Entries shown
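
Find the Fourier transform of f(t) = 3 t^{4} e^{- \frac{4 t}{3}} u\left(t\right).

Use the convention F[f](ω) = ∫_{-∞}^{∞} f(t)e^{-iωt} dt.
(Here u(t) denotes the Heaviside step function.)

F(ω) = \frac{17496}{\left(3 i \omega + 4\right)^{5}}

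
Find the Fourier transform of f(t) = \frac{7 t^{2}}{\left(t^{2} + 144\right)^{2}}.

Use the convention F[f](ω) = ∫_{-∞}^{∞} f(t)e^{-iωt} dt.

F(ω) = \frac{7 \pi \left(1 - 12 \left|{\omega}\right|\right) e^{- 12 \left|{\omega}\right|}}{24}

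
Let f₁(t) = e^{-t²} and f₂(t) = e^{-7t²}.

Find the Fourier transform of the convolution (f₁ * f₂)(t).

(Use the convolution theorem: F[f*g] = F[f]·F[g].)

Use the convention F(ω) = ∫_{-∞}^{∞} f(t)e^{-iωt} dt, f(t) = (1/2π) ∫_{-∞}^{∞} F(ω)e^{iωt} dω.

F[f₁*f₂](ω) = \frac{\sqrt{7} \pi e^{- \frac{2 \omega^{2}}{7}}}{7}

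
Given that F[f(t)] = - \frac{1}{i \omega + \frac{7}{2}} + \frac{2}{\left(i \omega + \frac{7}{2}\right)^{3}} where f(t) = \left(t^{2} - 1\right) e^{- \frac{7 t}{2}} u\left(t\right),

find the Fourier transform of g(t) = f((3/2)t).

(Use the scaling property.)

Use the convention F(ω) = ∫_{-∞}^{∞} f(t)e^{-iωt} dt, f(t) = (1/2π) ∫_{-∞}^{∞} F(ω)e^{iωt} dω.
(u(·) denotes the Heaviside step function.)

F[g](ω) = \frac{4 \left(288 i \omega - \left(4 i \omega + 21\right)^{3} + 1512\right)}{\left(4 i \omega + 21\right)^{4}}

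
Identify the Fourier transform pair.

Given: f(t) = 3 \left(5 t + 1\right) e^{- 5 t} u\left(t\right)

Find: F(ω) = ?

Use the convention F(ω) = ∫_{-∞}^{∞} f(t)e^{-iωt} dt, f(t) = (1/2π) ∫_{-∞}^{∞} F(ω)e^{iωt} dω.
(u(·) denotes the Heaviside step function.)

F(ω) = \frac{3 \left(- i \omega - 10\right)}{\omega^{2} - 10 i \omega - 25}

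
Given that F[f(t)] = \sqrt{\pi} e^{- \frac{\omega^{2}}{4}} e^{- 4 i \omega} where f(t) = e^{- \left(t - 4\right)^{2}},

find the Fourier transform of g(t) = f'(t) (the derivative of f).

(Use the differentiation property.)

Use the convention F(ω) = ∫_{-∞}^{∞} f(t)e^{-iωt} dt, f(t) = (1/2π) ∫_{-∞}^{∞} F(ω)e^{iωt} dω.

F[g](ω) = i \sqrt{\pi} \omega e^{- \frac{\omega \left(\omega + 16 i\right)}{4}}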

Exercise objective
Down to the final line, write out all of the material exactly.

Solution
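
Find the Fourier transform of f(t) = 3 t^{4} e^{- \frac{4 t}{3}} u\left(t\right).

Use the convention F[f](ω) = ∫_{-∞}^{∞} f(t)e^{-iωt} dt.
(Here u(t) denotes the Heaviside step function.)

F(ω) = \frac{17496}{\left(3 i \omega + 4\right)^{5}}

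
Find the Fourier transform of f(t) = \frac{7 t^{2}}{\left(t^{2} + 144\right)^{2}}.

Use the convention F[f](ω) = ∫_{-∞}^{∞} f(t)e^{-iωt} dt.

F(ω) = \frac{7 \pi \left(1 - 12 \left|{\omega}\right|\right) e^{- 12 \left|{\omega}\right|}}{24}

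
Let f₁(t) = e^{-t²} and f₂(t) = e^{-7t²}.

Find the Fourier transform of the convolution (f₁ * f₂)(t).

(Use the convolution theorem: F[f*g] = F[f]·F[g].)

Use the convention F(ω) = ∫_{-∞}^{∞} f(t)e^{-iωt} dt, f(t) = (1/2π) ∫_{-∞}^{∞} F(ω)e^{iωt} dω.

F[f₁*f₂](ω) = \frac{\sqrt{7} \pi e^{- \frac{2 \omega^{2}}{7}}}{7}

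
Given that F[f(t)] = - \frac{1}{i \omega + \frac{7}{2}} + \frac{2}{\left(i \omega + \frac{7}{2}\right)^{3}} where f(t) = \left(t^{2} - 1\right) e^{- \frac{7 t}{2}} u\left(t\right),

find the Fourier transform of g(t) = f((3/2)t).

(Use the scaling property.)

Use the convention F(ω) = ∫_{-∞}^{∞} f(t)e^{-iωt} dt, f(t) = (1/2π) ∫_{-∞}^{∞} F(ω)e^{iωt} dω.
(u(·) denotes the Heaviside step function.)

F[g](ω) = \frac{4 \left(288 i \omega - \left(4 i \omega + 21\right)^{3} + 1512\right)}{\left(4 i \omega + 21\right)^{4}}

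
Identify the Fourier transform pair.

Given: f(t) = 3 \left(5 t + 1\right) e^{- 5 t} u\left(t\right)

Find: F(ω) = ?

Use the convention F(ω) = ∫_{-∞}^{∞} f(t)e^{-iωt} dt, f(t) = (1/2π) ∫_{-∞}^{∞} F(ω)e^{iωt} dω.
(u(·) denotes the Heaviside step function.)

F(ω) = \frac{3 \left(- i \omega - 10\right)}{\omega^{2} - 10 i \omega - 25}

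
Given that F[f(t)] = \sqrt{\pi} e^{- \frac{\omega^{2}}{4}} e^{- 4 i \omega} where f(t) = e^{- \left(t - 4\right)^{2}},

find the Fourier transform of g(t) = f'(t) (the derivative of f).

(Use the differentiation property.)

Use the convention F(ω) = ∫_{-∞}^{∞} f(t)e^{-iωt} dt, f(t) = (1/2π) ∫_{-∞}^{∞} F(ω)e^{iωt} dω.

F[g](ω) = i \sqrt{\pi} \omega e^{- \frac{\omega \left(\omega + 16 i\right)}{4}}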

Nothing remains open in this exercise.